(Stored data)
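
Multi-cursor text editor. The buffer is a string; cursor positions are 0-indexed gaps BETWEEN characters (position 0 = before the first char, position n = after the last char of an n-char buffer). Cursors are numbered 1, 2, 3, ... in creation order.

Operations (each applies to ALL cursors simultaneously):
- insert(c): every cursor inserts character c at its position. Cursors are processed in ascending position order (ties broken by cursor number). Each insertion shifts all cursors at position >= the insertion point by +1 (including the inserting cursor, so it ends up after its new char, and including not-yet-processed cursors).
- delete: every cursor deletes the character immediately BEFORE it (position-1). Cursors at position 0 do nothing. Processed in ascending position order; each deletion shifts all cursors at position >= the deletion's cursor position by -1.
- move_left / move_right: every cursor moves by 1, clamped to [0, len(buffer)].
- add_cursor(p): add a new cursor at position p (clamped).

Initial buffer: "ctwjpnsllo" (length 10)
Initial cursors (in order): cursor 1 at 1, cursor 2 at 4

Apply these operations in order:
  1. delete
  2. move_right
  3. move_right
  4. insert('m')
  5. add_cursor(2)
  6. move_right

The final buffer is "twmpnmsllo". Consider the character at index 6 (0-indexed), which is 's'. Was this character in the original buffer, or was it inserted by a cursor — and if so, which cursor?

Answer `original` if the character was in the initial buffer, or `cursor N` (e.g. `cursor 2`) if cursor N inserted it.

Answer: original

Derivation:
After op 1 (delete): buffer="twpnsllo" (len 8), cursors c1@0 c2@2, authorship ........
After op 2 (move_right): buffer="twpnsllo" (len 8), cursors c1@1 c2@3, authorship ........
After op 3 (move_right): buffer="twpnsllo" (len 8), cursors c1@2 c2@4, authorship ........
After op 4 (insert('m')): buffer="twmpnmsllo" (len 10), cursors c1@3 c2@6, authorship ..1..2....
After op 5 (add_cursor(2)): buffer="twmpnmsllo" (len 10), cursors c3@2 c1@3 c2@6, authorship ..1..2....
After op 6 (move_right): buffer="twmpnmsllo" (len 10), cursors c3@3 c1@4 c2@7, authorship ..1..2....
Authorship (.=original, N=cursor N): . . 1 . . 2 . . . .
Index 6: author = original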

[INSTRUCTIONS TO FOLLOW] The answer must consist of the lines from the one with "6. move_right" through the final line of the entries above, exactly as they are, and nothing else.

[EXERCISE RESPONSE]
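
  6. move_right

The final buffer is "twmpnmsllo". Consider the character at index 6 (0-indexed), which is 's'. Was this character in the original buffer, or was it inserted by a cursor — and if so, which cursor?

Answer `original` if the character was in the initial buffer, or `cursor N` (e.g. `cursor 2`) if cursor N inserted it.

Answer: original

Derivation:
After op 1 (delete): buffer="twpnsllo" (len 8), cursors c1@0 c2@2, authorship ........
After op 2 (move_right): buffer="twpnsllo" (len 8), cursors c1@1 c2@3, authorship ........
After op 3 (move_right): buffer="twpnsllo" (len 8), cursors c1@2 c2@4, authorship ........
After op 4 (insert('m')): buffer="twmpnmsllo" (len 10), cursors c1@3 c2@6, authorship ..1..2....
After op 5 (add_cursor(2)): buffer="twmpnmsllo" (len 10), cursors c3@2 c1@3 c2@6, authorship ..1..2....
After op 6 (move_right): buffer="twmpnmsllo" (len 10), cursors c3@3 c1@4 c2@7, authorship ..1..2....
Authorship (.=original, N=cursor N): . . 1 . . 2 . . . .
Index 6: author = original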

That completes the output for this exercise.